Records drawn from a dataset
========================================================================
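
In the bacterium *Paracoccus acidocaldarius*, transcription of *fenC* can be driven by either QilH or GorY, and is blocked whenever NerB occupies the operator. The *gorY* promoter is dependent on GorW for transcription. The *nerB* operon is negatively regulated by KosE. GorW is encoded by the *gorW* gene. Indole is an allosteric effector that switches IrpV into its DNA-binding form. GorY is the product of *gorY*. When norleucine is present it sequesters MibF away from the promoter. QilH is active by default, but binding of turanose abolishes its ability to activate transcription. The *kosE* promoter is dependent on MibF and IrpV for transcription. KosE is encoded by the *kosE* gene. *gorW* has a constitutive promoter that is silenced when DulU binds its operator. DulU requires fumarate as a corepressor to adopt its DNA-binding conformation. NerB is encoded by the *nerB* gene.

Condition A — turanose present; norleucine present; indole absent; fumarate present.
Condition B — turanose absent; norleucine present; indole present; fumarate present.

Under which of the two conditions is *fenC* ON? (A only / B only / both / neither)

Condition A:
Turanose is present, so QilH is inactive.
Norleucine is present, so MibF is inactive.
Indole is absent, so IrpV is inactive.
Required activator MibF is absent, so *kosE* is not transcribed.
So KosE is not produced.
With no repressor bound, *nerB* is transcribed.
So NerB is produced and active.
Fumarate is present, so DulU is active.
With repressor DulU bound, *gorW* is not transcribed.
So GorW is not produced.
Required activator GorW is absent, so *gorY* is not transcribed.
So GorY is not produced.
With repressor NerB bound, *fenC* is not transcribed.
→ *fenC* is OFF in A.
Condition B:
Turanose is absent, so QilH is active.
Norleucine is present, so MibF is inactive.
Indole is present, so IrpV is active.
Required activator MibF is absent, so *kosE* is not transcribed.
So KosE is not produced.
With no repressor bound, *nerB* is transcribed.
So NerB is produced and active.
Fumarate is present, so DulU is active.
With repressor DulU bound, *gorW* is not transcribed.
So GorW is not produced.
Required activator GorW is absent, so *gorY* is not transcribed.
So GorY is not produced.
With repressor NerB bound, *fenC* is not transcribed.
→ *fenC* is OFF in B.

neither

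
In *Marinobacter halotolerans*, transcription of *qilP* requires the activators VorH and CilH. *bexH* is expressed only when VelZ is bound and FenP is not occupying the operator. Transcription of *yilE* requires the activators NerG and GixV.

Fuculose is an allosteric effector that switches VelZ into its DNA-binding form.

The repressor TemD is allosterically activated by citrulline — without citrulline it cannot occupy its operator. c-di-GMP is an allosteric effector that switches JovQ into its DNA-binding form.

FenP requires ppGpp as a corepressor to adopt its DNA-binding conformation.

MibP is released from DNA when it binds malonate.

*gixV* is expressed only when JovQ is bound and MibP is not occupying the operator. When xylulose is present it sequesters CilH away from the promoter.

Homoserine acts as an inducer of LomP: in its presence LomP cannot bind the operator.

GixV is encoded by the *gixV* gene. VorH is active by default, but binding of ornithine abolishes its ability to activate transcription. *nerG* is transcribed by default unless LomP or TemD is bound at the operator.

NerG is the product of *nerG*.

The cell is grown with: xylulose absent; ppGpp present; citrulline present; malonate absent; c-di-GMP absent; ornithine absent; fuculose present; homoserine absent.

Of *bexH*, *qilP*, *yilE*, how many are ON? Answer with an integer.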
========================================================================
■ **What needs to be done**: Set down every entry again, word for word.

■ **Response**:
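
In the bacterium *Paracoccus acidocaldarius*, transcription of *fenC* can be driven by either QilH or GorY, and is blocked whenever NerB occupies the operator. The *gorY* promoter is dependent on GorW for transcription. The *nerB* operon is negatively regulated by KosE. GorW is encoded by the *gorW* gene. Indole is an allosteric effector that switches IrpV into its DNA-binding form. GorY is the product of *gorY*. When norleucine is present it sequesters MibF away from the promoter. QilH is active by default, but binding of turanose abolishes its ability to activate transcription. The *kosE* promoter is dependent on MibF and IrpV for transcription. KosE is encoded by the *kosE* gene. *gorW* has a constitutive promoter that is silenced when DulU binds its operator. DulU requires fumarate as a corepressor to adopt its DNA-binding conformation. NerB is encoded by the *nerB* gene.

Condition A — turanose present; norleucine present; indole absent; fumarate present.
Condition B — turanose absent; norleucine present; indole present; fumarate present.

Under which of the two conditions is *fenC* ON? (A only / B only / both / neither)

Condition A:
Turanose is present, so QilH is inactive.
Norleucine is present, so MibF is inactive.
Indole is absent, so IrpV is inactive.
Required activator MibF is absent, so *kosE* is not transcribed.
So KosE is not produced.
With no repressor bound, *nerB* is transcribed.
So NerB is produced and active.
Fumarate is present, so DulU is active.
With repressor DulU bound, *gorW* is not transcribed.
So GorW is not produced.
Required activator GorW is absent, so *gorY* is not transcribed.
So GorY is not produced.
With repressor NerB bound, *fenC* is not transcribed.
→ *fenC* is OFF in A.
Condition B:
Turanose is absent, so QilH is active.
Norleucine is present, so MibF is inactive.
Indole is present, so IrpV is active.
Required activator MibF is absent, so *kosE* is not transcribed.
So KosE is not produced.
With no repressor bound, *nerB* is transcribed.
So NerB is produced and active.
Fumarate is present, so DulU is active.
With repressor DulU bound, *gorW* is not transcribed.
So GorW is not produced.
Required activator GorW is absent, so *gorY* is not transcribed.
So GorY is not produced.
With repressor NerB bound, *fenC* is not transcribed.
→ *fenC* is OFF in B.

neither

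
In *Marinobacter halotolerans*, transcription of *qilP* requires the activators VorH and CilH. *bexH* is expressed only when VelZ is bound and FenP is not occupying the operator. Transcription of *yilE* requires the activators NerG and GixV.

Fuculose is an allosteric effector that switches VelZ into its DNA-binding form.

The repressor TemD is allosterically activated by citrulline — without citrulline it cannot occupy its operator. c-di-GMP is an allosteric effector that switches JovQ into its DNA-binding form.

FenP requires ppGpp as a corepressor to adopt its DNA-binding conformation.

MibP is released from DNA when it binds malonate.

*gixV* is expressed only when JovQ is bound and MibP is not occupying the operator. When xylulose is present it sequesters CilH away from the promoter.

Homoserine acts as an inducer of LomP: in its presence LomP cannot bind the operator.

GixV is encoded by the *gixV* gene. VorH is active by default, but binding of ornithine abolishes its ability to activate transcription. *nerG* is transcribed by default unless LomP or TemD is bound at the operator.

NerG is the product of *nerG*.

The cell is grown with: xylulose absent; ppGpp present; citrulline present; malonate absent; c-di-GMP absent; ornithine absent; fuculose present; homoserine absent.

Of *bexH*, *qilP*, *yilE*, how many are ON? Answer with an integer.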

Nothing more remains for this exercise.